EXERCISE DIRECTIONS: Transcribe the listing precisely, entry by entry.

Top of DATA SUPPLIED

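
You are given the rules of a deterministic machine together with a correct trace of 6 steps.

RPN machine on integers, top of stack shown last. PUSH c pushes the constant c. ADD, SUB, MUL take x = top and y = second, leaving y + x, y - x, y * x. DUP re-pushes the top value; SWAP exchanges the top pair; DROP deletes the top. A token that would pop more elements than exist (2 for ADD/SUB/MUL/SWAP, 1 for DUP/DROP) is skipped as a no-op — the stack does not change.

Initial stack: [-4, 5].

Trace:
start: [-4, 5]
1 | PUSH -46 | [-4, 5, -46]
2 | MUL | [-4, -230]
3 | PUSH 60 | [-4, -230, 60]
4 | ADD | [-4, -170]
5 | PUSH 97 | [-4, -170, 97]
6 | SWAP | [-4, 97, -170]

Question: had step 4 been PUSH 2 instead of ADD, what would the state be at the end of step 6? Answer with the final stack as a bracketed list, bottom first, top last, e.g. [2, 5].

(re-executing from step 4 with the substitution; state before step 4: [-4, -230, 60])
4 | PUSH 2 | [-4, -230, 60, 2]
5 | PUSH 97 | [-4, -230, 60, 2, 97]
6 | SWAP | [-4, -230, 60, 97, 2]

[-4, -230, 60, 97, 2]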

Bottom of DATA SUPPLIED

REPLY TO THE TASK:
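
You are given the rules of a deterministic machine together with a correct trace of 6 steps.

RPN machine on integers, top of stack shown last. PUSH c pushes the constant c. ADD, SUB, MUL take x = top and y = second, leaving y + x, y - x, y * x. DUP re-pushes the top value; SWAP exchanges the top pair; DROP deletes the top. A token that would pop more elements than exist (2 for ADD/SUB/MUL/SWAP, 1 for DUP/DROP) is skipped as a no-op — the stack does not change.

Initial stack: [-4, 5].

Trace:
start: [-4, 5]
1 | PUSH -46 | [-4, 5, -46]
2 | MUL | [-4, -230]
3 | PUSH 60 | [-4, -230, 60]
4 | ADD | [-4, -170]
5 | PUSH 97 | [-4, -170, 97]
6 | SWAP | [-4, 97, -170]

Question: had step 4 been PUSH 2 instead of ADD, what would the state be at the end of step 6? Answer with the final stack as a bracketed list, bottom first, top last, e.g. [2, 5].

(re-executing from step 4 with the substitution; state before step 4: [-4, -230, 60])
4 | PUSH 2 | [-4, -230, 60, 2]
5 | PUSH 97 | [-4, -230, 60, 2, 97]
6 | SWAP | [-4, -230, 60, 97, 2]

[-4, -230, 60, 97, 2]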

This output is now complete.